Start of Block

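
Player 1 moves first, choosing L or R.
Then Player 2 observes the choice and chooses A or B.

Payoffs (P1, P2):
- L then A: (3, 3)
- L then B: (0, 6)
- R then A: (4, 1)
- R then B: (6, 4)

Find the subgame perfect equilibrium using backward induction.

P1 plays R, P2 plays B after L and B after R; Payoff (6, 4)

Work:
Backward induction:
After L: P2 chooses B → P1 gets 0
After R: P2 chooses B → P1 gets 6
P1 chooses R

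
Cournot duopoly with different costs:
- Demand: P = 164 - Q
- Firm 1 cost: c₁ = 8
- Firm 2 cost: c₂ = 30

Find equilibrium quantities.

q₁* = 59.33, q₂* = 37.33

Work:
Reaction: q₁ = (164 - 8 - q₂)/2
Reaction: q₂ = (164 - 30 - q₁)/2
Solve simultaneously:
q₁* = (164 - 2×8 + 30)/3 = 59.33
q₂* = (164 - 2×30 + 8)/3 = 37.33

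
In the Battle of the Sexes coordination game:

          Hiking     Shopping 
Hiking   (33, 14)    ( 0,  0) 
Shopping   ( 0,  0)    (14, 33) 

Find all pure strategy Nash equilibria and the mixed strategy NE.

Pure NE: (Hiking, Hiking) and (Shopping, Shopping); Mixed NE: p = 0.7021, q = 0.2979

Work:
Check pure NE:
(Hiking, Hiking): (33, 14) - no unilateral deviation beneficial
(Shopping, Shopping): (14, 33) - no unilateral deviation beneficial
Mixed NE: P1 plays Hiking with p = 0.7021, P2 plays Hiking with q = 0.2979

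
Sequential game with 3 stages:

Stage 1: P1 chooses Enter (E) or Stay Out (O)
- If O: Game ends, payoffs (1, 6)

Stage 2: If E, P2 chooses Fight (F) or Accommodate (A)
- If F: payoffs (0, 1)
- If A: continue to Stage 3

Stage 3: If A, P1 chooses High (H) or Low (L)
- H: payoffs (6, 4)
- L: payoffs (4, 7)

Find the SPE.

SPE: (E, A, H); Outcome (6, 4)

Work:
Stage 3: P1 chooses H (6 vs 4)
Stage 2: P2: F->1, A->4 (anticipating H). Choose A
Stage 1: P1: O->1, E->6 (anticipating A, H). Choose E
SPE path: E -> A -> H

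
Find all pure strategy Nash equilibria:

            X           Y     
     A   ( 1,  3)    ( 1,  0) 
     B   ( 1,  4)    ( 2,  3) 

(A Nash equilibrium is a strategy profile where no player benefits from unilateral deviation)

Nash equilibrium: (A, X), (B, X)

Work:
Best responses:
  P1 vs X: payoffs [1, 1] → best response A/B (payoff 1)
  P1 vs Y: payoffs [1, 2] → best response B (payoff 2)
  P2 vs A: payoffs [3, 0] → best response X (payoff 3)
  P2 vs B: payoffs [4, 3] → best response X (payoff 4)
Mutual best responses: (A,X), (B,X) → Nash equilibria.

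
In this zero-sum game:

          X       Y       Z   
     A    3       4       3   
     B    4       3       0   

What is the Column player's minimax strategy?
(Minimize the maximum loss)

Column should play Z, value = 3

Work:
Column player minimizes Row's maximum payoff:
Column X: max payoff to Row = 4
Column Y: max payoff to Row = 4
Column Z: max payoff to Row = 3
Minimum is 3, achieved by column Z.
Minimax strategy: Z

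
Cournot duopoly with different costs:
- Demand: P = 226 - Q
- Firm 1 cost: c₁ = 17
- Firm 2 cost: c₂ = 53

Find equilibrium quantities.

q₁* = 81.67, q₂* = 45.67

Work:
Reaction: q₁ = (226 - 17 - q₂)/2
Reaction: q₂ = (226 - 53 - q₁)/2
Solve simultaneously:
q₁* = (226 - 2×17 + 53)/3 = 81.67
q₂* = (226 - 2×53 + 17)/3 = 45.67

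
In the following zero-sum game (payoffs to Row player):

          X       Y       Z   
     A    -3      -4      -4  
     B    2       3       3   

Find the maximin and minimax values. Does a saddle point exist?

Maximin = 2, Minimax = 2, Saddle: True

Work:
Row minimums: [-4, 2] → maximin = 2
Column maximums: [2, 3, 3] → minimax = 2
Saddle point exists! Game value = 2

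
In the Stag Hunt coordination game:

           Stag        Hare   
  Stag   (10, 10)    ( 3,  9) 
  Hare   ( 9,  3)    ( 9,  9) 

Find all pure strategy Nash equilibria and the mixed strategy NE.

Pure NE: (Stag, Stag) and (Hare, Hare); Mixed NE: p = 0.8571, q = 0.8571

Work:
Check pure NE:
(Stag, Stag): (10, 10) - no unilateral deviation beneficial
(Hare, Hare): (9, 9) - no unilateral deviation beneficial
Mixed NE: P1 plays Stag with p = 0.8571, P2 plays Stag with q = 0.8571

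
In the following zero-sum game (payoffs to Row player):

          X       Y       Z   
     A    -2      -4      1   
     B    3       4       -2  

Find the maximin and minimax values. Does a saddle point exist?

Maximin = -2, Minimax = 1, Saddle: False

Work:
Row minimums: [-4, -2] → maximin = -2
Column maximums: [3, 4, 1] → minimax = 1
No saddle point (maximin ≠ minimax). Mixed strategy needed.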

End of Block

TASK ITEM: What is needed is the full listing, reproduced exactly.

RESPONSE BELOW:
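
Player 1 moves first, choosing L or R.
Then Player 2 observes the choice and chooses A or B.

Payoffs (P1, P2):
- L then A: (3, 3)
- L then B: (0, 6)
- R then A: (4, 1)
- R then B: (6, 4)

Find the subgame perfect equilibrium using backward induction.

P1 plays R, P2 plays B after L and B after R; Payoff (6, 4)

Work:
Backward induction:
After L: P2 chooses B → P1 gets 0
After R: P2 chooses B → P1 gets 6
P1 chooses R

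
Cournot duopoly with different costs:
- Demand: P = 164 - Q
- Firm 1 cost: c₁ = 8
- Firm 2 cost: c₂ = 30

Find equilibrium quantities.

q₁* = 59.33, q₂* = 37.33

Work:
Reaction: q₁ = (164 - 8 - q₂)/2
Reaction: q₂ = (164 - 30 - q₁)/2
Solve simultaneously:
q₁* = (164 - 2×8 + 30)/3 = 59.33
q₂* = (164 - 2×30 + 8)/3 = 37.33

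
In the Battle of the Sexes coordination game:

          Hiking     Shopping 
Hiking   (33, 14)    ( 0,  0) 
Shopping   ( 0,  0)    (14, 33) 

Find all pure strategy Nash equilibria and the mixed strategy NE.

Pure NE: (Hiking, Hiking) and (Shopping, Shopping); Mixed NE: p = 0.7021, q = 0.2979

Work:
Check pure NE:
(Hiking, Hiking): (33, 14) - no unilateral deviation beneficial
(Shopping, Shopping): (14, 33) - no unilateral deviation beneficial
Mixed NE: P1 plays Hiking with p = 0.7021, P2 plays Hiking with q = 0.2979

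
Sequential game with 3 stages:

Stage 1: P1 chooses Enter (E) or Stay Out (O)
- If O: Game ends, payoffs (1, 6)

Stage 2: If E, P2 chooses Fight (F) or Accommodate (A)
- If F: payoffs (0, 1)
- If A: continue to Stage 3

Stage 3: If A, P1 chooses High (H) or Low (L)
- H: payoffs (6, 4)
- L: payoffs (4, 7)

Find the SPE.

SPE: (E, A, H); Outcome (6, 4)

Work:
Stage 3: P1 chooses H (6 vs 4)
Stage 2: P2: F->1, A->4 (anticipating H). Choose A
Stage 1: P1: O->1, E->6 (anticipating A, H). Choose E
SPE path: E -> A -> H

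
Find all pure strategy Nash equilibria:

            X           Y     
     A   ( 1,  3)    ( 1,  0) 
     B   ( 1,  4)    ( 2,  3) 

(A Nash equilibrium is a strategy profile where no player benefits from unilateral deviation)

Nash equilibrium: (A, X), (B, X)

Work:
Best responses:
  P1 vs X: payoffs [1, 1] → best response A/B (payoff 1)
  P1 vs Y: payoffs [1, 2] → best response B (payoff 2)
  P2 vs A: payoffs [3, 0] → best response X (payoff 3)
  P2 vs B: payoffs [4, 3] → best response X (payoff 4)
Mutual best responses: (A,X), (B,X) → Nash equilibria.

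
In this zero-sum game:

          X       Y       Z   
     A    3       4       3   
     B    4       3       0   

What is the Column player's minimax strategy?
(Minimize the maximum loss)

Column should play Z, value = 3

Work:
Column player minimizes Row's maximum payoff:
Column X: max payoff to Row = 4
Column Y: max payoff to Row = 4
Column Z: max payoff to Row = 3
Minimum is 3, achieved by column Z.
Minimax strategy: Z

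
Cournot duopoly with different costs:
- Demand: P = 226 - Q
- Firm 1 cost: c₁ = 17
- Firm 2 cost: c₂ = 53

Find equilibrium quantities.

q₁* = 81.67, q₂* = 45.67

Work:
Reaction: q₁ = (226 - 17 - q₂)/2
Reaction: q₂ = (226 - 53 - q₁)/2
Solve simultaneously:
q₁* = (226 - 2×17 + 53)/3 = 81.67
q₂* = (226 - 2×53 + 17)/3 = 45.67

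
In the following zero-sum game (payoffs to Row player):

          X       Y       Z   
     A    -3      -4      -4  
     B    2       3       3   

Find the maximin and minimax values. Does a saddle point exist?

Maximin = 2, Minimax = 2, Saddle: True

Work:
Row minimums: [-4, 2] → maximin = 2
Column maximums: [2, 3, 3] → minimax = 2
Saddle point exists! Game value = 2

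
In the Stag Hunt coordination game:

           Stag        Hare   
  Stag   (10, 10)    ( 3,  9) 
  Hare   ( 9,  3)    ( 9,  9) 

Find all pure strategy Nash equilibria and the mixed strategy NE.

Pure NE: (Stag, Stag) and (Hare, Hare); Mixed NE: p = 0.8571, q = 0.8571

Work:
Check pure NE:
(Stag, Stag): (10, 10) - no unilateral deviation beneficial
(Hare, Hare): (9, 9) - no unilateral deviation beneficial
Mixed NE: P1 plays Stag with p = 0.8571, P2 plays Stag with q = 0.8571

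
In the following zero-sum game (payoffs to Row player):

          X       Y       Z   
     A    -2      -4      1   
     B    3       4       -2  

Find the maximin and minimax values. Does a saddle point exist?

Maximin = -2, Minimax = 1, Saddle: False

Work:
Row minimums: [-4, -2] → maximin = -2
Column maximums: [3, 4, 1] → minimax = 1
No saddle point (maximin ≠ minimax). Mixed strategy needed.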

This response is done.